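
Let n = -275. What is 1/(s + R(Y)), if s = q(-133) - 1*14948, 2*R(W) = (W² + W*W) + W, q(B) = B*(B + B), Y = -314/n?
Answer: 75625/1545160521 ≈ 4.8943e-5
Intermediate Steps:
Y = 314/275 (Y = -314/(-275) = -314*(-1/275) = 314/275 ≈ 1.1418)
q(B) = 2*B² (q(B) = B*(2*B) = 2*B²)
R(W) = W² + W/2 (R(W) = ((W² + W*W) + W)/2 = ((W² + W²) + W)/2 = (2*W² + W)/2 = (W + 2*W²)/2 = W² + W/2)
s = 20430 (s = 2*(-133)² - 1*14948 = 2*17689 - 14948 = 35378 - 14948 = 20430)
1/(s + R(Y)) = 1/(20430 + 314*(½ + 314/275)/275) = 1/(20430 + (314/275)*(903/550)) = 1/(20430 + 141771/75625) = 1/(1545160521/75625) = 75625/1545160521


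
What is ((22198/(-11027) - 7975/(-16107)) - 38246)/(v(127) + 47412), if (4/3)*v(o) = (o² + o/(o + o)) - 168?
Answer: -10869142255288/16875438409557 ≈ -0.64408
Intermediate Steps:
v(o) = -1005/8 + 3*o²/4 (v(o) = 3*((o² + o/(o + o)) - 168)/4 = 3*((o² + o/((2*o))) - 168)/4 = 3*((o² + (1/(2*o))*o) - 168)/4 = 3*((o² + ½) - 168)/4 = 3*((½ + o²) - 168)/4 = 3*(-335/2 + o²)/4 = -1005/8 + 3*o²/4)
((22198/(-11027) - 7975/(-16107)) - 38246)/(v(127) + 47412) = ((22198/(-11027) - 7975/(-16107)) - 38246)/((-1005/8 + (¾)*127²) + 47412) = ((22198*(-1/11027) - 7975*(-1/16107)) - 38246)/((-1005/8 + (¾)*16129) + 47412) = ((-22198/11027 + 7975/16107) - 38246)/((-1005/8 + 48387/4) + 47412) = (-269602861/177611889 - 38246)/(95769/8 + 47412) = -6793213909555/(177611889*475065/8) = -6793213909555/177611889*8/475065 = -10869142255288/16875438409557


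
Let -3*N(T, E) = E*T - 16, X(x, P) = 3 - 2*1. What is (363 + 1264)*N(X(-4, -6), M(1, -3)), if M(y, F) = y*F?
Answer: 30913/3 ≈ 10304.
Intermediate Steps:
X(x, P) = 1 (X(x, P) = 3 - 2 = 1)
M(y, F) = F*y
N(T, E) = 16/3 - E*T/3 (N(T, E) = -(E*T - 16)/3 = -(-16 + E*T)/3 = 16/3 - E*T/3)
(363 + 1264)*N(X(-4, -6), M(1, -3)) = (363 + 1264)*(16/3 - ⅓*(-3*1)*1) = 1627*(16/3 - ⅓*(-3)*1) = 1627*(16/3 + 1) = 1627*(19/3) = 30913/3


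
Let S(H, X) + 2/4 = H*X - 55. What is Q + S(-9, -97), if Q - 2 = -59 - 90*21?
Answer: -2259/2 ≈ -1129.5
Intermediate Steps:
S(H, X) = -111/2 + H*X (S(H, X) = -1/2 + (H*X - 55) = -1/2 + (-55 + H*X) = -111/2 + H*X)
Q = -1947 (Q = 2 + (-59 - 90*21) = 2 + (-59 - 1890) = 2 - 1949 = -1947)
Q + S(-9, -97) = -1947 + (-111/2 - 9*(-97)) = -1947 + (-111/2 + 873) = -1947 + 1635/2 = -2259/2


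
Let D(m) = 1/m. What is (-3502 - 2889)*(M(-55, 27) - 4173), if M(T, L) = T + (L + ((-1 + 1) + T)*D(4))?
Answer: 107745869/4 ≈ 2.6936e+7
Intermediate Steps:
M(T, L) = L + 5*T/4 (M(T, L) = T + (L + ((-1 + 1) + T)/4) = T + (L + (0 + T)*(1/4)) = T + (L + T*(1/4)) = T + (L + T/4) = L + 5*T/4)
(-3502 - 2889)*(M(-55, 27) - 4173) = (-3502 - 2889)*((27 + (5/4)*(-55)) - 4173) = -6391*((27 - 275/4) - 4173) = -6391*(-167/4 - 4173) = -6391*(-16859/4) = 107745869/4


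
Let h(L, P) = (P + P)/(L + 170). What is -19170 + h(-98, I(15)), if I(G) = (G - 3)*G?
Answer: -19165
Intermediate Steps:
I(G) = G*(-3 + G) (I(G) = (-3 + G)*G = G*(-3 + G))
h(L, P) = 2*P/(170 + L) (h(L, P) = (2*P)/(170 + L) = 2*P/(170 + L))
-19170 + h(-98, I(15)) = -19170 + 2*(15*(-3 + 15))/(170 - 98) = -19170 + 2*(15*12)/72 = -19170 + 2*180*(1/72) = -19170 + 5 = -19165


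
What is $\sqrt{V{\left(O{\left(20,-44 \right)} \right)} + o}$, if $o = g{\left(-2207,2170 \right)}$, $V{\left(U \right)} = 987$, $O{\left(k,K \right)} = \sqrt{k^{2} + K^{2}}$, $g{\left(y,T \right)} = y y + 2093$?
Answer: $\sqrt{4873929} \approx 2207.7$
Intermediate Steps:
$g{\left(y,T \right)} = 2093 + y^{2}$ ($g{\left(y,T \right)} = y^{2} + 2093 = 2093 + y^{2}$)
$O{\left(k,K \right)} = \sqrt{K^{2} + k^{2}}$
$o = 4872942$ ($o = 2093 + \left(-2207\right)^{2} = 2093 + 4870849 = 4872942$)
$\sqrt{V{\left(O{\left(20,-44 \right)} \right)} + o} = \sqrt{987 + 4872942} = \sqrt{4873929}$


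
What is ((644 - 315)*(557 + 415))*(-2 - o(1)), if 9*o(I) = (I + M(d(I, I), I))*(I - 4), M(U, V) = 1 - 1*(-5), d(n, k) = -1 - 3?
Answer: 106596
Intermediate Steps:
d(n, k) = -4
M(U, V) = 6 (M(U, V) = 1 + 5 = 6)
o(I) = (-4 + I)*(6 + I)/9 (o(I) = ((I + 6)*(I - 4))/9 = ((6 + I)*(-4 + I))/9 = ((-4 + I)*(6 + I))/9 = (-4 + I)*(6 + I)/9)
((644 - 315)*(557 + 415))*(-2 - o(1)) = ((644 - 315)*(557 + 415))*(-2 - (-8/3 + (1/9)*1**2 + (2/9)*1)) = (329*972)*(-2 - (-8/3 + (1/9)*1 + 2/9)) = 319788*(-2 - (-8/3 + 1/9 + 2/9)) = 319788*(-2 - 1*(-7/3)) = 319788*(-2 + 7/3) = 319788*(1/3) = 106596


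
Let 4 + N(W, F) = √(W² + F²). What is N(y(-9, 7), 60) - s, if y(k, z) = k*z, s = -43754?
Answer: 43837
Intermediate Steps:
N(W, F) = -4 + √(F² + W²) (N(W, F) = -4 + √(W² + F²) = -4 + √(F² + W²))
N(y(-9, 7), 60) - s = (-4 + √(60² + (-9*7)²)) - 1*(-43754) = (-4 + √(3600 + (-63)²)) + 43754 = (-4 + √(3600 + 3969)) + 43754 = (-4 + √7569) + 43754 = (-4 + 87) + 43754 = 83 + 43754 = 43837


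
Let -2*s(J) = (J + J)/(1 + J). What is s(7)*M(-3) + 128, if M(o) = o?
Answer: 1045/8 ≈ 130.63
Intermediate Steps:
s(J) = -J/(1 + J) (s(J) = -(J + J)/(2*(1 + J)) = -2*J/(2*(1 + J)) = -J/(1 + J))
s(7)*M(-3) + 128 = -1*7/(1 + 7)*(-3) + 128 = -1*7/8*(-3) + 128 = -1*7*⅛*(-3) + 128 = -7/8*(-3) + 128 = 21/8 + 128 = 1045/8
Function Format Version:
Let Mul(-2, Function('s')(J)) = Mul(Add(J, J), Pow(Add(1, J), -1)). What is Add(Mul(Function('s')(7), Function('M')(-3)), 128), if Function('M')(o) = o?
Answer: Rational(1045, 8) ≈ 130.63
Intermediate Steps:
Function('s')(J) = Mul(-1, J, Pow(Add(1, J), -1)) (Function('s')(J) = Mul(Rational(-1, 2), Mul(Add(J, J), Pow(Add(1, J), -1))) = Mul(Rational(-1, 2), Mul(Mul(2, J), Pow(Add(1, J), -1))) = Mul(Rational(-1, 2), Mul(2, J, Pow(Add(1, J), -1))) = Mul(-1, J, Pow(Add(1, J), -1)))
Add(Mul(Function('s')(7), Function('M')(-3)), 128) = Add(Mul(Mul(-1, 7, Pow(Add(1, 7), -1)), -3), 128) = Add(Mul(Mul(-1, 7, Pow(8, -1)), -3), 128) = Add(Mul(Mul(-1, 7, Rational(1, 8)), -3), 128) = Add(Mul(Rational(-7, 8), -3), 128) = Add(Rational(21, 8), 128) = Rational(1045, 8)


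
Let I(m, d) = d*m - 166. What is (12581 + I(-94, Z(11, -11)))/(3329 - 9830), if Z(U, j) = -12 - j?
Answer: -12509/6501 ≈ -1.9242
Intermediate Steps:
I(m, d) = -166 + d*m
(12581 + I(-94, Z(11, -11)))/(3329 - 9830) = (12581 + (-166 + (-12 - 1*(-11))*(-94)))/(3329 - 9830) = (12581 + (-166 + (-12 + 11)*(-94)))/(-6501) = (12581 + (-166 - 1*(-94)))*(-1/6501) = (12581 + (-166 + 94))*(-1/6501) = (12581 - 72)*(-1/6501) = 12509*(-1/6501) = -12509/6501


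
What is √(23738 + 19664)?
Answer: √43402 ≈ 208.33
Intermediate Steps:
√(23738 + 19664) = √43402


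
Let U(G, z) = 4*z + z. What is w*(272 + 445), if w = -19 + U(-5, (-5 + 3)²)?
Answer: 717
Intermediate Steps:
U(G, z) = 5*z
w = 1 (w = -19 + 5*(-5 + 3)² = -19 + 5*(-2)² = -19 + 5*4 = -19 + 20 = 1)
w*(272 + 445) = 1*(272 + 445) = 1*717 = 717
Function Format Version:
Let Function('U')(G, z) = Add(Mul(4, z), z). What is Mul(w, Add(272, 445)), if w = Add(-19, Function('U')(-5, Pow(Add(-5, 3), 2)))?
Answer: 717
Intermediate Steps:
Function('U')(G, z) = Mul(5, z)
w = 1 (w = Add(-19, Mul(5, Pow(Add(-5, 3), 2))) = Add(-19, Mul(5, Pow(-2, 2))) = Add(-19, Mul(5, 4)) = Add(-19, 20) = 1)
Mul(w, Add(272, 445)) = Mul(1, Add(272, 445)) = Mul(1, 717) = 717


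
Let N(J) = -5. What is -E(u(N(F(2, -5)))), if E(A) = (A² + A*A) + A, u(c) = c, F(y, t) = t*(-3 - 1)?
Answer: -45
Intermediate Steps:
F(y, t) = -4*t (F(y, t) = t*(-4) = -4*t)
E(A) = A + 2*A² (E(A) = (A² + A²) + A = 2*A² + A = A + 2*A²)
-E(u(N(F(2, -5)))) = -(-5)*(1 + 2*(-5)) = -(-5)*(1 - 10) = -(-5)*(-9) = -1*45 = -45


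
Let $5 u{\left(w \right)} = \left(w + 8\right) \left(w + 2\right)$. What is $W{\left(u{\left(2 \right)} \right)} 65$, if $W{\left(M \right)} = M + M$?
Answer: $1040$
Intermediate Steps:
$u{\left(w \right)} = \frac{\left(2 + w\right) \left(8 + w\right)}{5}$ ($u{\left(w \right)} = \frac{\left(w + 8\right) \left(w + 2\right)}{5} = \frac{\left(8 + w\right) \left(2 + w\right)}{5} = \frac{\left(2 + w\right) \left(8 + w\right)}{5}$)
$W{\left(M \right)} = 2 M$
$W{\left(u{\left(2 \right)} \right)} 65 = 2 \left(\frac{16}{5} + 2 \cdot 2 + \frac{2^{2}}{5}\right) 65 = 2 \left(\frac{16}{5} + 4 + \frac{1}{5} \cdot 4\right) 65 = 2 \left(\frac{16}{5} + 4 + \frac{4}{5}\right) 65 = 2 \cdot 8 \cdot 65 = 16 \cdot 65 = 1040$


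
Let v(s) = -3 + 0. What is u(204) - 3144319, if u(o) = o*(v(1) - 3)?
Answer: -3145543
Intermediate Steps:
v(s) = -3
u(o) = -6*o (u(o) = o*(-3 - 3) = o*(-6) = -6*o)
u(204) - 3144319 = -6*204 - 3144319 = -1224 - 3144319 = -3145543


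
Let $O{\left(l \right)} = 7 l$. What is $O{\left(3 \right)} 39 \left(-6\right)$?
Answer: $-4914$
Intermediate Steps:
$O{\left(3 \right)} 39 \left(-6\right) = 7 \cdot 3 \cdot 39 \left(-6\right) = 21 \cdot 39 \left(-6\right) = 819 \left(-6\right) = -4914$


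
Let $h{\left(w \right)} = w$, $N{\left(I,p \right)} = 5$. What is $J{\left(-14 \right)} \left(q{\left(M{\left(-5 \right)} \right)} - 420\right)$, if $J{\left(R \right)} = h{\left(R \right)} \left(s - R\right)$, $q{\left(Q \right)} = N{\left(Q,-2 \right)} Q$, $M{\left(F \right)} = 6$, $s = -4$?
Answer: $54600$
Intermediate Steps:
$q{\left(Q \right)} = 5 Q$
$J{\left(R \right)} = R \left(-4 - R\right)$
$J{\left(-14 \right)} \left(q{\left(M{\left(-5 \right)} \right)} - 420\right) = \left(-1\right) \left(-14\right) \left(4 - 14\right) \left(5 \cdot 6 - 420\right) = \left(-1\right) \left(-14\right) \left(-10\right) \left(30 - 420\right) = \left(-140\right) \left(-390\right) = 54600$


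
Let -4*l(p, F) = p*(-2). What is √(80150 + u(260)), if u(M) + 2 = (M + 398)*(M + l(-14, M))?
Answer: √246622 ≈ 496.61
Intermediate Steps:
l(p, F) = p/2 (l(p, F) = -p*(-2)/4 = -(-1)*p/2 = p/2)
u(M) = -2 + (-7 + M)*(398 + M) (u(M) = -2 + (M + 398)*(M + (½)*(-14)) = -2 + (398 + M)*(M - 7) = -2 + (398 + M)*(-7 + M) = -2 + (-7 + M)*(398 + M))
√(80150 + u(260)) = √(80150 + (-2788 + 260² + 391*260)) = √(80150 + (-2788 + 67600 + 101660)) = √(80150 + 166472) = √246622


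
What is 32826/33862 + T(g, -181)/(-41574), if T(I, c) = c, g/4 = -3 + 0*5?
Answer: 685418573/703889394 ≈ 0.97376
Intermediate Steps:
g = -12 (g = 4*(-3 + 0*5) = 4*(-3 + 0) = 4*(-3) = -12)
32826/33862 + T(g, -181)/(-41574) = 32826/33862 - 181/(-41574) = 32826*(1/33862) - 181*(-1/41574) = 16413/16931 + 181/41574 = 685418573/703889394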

######

§ **Exercise requirements**:
Return, unchanged, the run of lines above that opens with the line containing "Let -2*s(J) = (J" and closes with the line containing "What is √(23738 + 19664)?". Include both.

§ **Task response**:
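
Let -2*s(J) = (J + J)/(1 + J). What is s(7)*M(-3) + 128, if M(o) = o?
Answer: 1045/8 ≈ 130.63
Intermediate Steps:
s(J) = -J/(1 + J) (s(J) = -(J + J)/(2*(1 + J)) = -2*J/(2*(1 + J)) = -J/(1 + J))
s(7)*M(-3) + 128 = -1*7/(1 + 7)*(-3) + 128 = -1*7/8*(-3) + 128 = -1*7*⅛*(-3) + 128 = -7/8*(-3) + 128 = 21/8 + 128 = 1045/8
Function Format Version:
Let Mul(-2, Function('s')(J)) = Mul(Add(J, J), Pow(Add(1, J), -1)). What is Add(Mul(Function('s')(7), Function('M')(-3)), 128), if Function('M')(o) = o?
Answer: Rational(1045, 8) ≈ 130.63
Intermediate Steps:
Function('s')(J) = Mul(-1, J, Pow(Add(1, J), -1)) (Function('s')(J) = Mul(Rational(-1, 2), Mul(Add(J, J), Pow(Add(1, J), -1))) = Mul(Rational(-1, 2), Mul(Mul(2, J), Pow(Add(1, J), -1))) = Mul(Rational(-1, 2), Mul(2, J, Pow(Add(1, J), -1))) = Mul(-1, J, Pow(Add(1, J), -1)))
Add(Mul(Function('s')(7), Function('M')(-3)), 128) = Add(Mul(Mul(-1, 7, Pow(Add(1, 7), -1)), -3), 128) = Add(Mul(Mul(-1, 7, Pow(8, -1)), -3), 128) = Add(Mul(Mul(-1, 7, Rational(1, 8)), -3), 128) = Add(Mul(Rational(-7, 8), -3), 128) = Add(Rational(21, 8), 128) = Rational(1045, 8)


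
Let I(m, d) = d*m - 166. What is (12581 + I(-94, Z(11, -11)))/(3329 - 9830), if Z(U, j) = -12 - j?
Answer: -12509/6501 ≈ -1.9242
Intermediate Steps:
I(m, d) = -166 + d*m
(12581 + I(-94, Z(11, -11)))/(3329 - 9830) = (12581 + (-166 + (-12 - 1*(-11))*(-94)))/(3329 - 9830) = (12581 + (-166 + (-12 + 11)*(-94)))/(-6501) = (12581 + (-166 - 1*(-94)))*(-1/6501) = (12581 + (-166 + 94))*(-1/6501) = (12581 - 72)*(-1/6501) = 12509*(-1/6501) = -12509/6501


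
What is √(23738 + 19664)?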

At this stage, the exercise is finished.